● What this task involves
Output all the data exactly.

(Collected data entries)
======

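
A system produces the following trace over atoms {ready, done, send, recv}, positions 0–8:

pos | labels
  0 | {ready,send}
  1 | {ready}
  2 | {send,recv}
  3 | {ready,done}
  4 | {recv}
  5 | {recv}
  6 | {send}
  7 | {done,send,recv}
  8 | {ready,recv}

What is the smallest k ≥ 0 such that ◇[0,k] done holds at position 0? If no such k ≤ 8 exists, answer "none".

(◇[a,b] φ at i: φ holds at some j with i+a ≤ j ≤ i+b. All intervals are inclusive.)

Scan j = 0,1,… for done:
  j=0: fails
  j=1: fails
  j=2: fails
  j=3: holds
First hit at j=3, so smallest k = 3-0 = 3.

3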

======

● Response to the exercise
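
A system produces the following trace over atoms {ready, done, send, recv}, positions 0–8:

pos | labels
  0 | {ready,send}
  1 | {ready}
  2 | {send,recv}
  3 | {ready,done}
  4 | {recv}
  5 | {recv}
  6 | {send}
  7 | {done,send,recv}
  8 | {ready,recv}

What is the smallest k ≥ 0 such that ◇[0,k] done holds at position 0? If no such k ≤ 8 exists, answer "none".

(◇[a,b] φ at i: φ holds at some j with i+a ≤ j ≤ i+b. All intervals are inclusive.)

Scan j = 0,1,… for done:
  j=0: fails
  j=1: fails
  j=2: fails
  j=3: holds
First hit at j=3, so smallest k = 3-0 = 3.

3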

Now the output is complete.